> **ENTRIES SHOWN**
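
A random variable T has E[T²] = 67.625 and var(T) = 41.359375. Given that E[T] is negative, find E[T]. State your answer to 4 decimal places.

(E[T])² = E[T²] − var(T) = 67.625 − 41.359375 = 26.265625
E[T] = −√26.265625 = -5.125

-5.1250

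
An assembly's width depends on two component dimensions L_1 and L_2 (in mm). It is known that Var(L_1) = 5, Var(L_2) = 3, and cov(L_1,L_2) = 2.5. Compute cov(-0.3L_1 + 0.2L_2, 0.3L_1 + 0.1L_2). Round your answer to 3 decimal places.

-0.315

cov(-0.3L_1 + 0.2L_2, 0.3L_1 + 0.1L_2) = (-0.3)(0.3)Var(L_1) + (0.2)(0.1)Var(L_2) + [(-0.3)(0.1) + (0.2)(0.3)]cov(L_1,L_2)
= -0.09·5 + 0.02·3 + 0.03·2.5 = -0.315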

---

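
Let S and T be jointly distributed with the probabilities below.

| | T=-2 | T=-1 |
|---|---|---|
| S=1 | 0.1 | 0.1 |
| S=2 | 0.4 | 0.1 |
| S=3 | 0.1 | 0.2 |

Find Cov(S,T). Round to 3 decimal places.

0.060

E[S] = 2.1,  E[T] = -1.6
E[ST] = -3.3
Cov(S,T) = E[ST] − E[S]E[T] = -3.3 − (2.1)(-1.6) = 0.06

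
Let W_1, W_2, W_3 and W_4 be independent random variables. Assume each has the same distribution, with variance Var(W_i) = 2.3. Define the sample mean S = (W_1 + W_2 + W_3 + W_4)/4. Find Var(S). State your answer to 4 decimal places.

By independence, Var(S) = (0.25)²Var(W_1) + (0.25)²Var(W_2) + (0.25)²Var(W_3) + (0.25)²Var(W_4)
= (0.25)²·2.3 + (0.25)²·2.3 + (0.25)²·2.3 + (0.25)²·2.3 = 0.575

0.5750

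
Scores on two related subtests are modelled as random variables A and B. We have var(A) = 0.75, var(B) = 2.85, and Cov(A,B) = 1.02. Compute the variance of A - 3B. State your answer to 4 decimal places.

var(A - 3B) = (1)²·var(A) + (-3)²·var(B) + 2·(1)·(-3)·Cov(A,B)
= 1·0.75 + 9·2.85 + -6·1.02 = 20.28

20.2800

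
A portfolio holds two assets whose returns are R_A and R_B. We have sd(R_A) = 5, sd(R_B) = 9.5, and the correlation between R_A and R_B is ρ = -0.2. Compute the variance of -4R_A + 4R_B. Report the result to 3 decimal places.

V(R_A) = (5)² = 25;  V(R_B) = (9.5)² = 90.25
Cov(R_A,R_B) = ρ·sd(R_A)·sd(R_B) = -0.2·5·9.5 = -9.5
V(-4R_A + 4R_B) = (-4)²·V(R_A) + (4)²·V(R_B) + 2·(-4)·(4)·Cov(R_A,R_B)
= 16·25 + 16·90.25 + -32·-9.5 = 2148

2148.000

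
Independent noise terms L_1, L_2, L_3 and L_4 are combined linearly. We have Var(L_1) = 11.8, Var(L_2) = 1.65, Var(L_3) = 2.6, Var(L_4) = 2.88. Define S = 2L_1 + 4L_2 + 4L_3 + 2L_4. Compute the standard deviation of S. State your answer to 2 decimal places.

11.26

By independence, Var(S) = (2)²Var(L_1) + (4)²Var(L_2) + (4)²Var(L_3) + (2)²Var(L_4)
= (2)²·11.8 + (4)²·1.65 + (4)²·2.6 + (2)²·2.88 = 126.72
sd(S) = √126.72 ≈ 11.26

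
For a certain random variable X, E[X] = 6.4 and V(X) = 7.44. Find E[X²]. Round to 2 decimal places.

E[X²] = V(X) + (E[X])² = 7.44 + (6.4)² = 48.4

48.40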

==

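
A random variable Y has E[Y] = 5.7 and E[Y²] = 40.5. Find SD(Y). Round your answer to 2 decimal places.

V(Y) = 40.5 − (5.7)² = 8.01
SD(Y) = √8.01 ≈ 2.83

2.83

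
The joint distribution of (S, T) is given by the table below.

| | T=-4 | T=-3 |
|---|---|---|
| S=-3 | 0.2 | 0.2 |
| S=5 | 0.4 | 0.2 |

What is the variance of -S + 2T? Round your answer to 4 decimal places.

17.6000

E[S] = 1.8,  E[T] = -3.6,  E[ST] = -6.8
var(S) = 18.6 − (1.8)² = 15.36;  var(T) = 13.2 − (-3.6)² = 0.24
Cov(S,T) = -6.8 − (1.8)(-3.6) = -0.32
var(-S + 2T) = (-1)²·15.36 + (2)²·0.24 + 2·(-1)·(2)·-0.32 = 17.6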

> **WHAT TO PRODUCE**
Throughout the material, how many lines contain the string "below"? Answer with the number alone.

> **RESPONSE**
2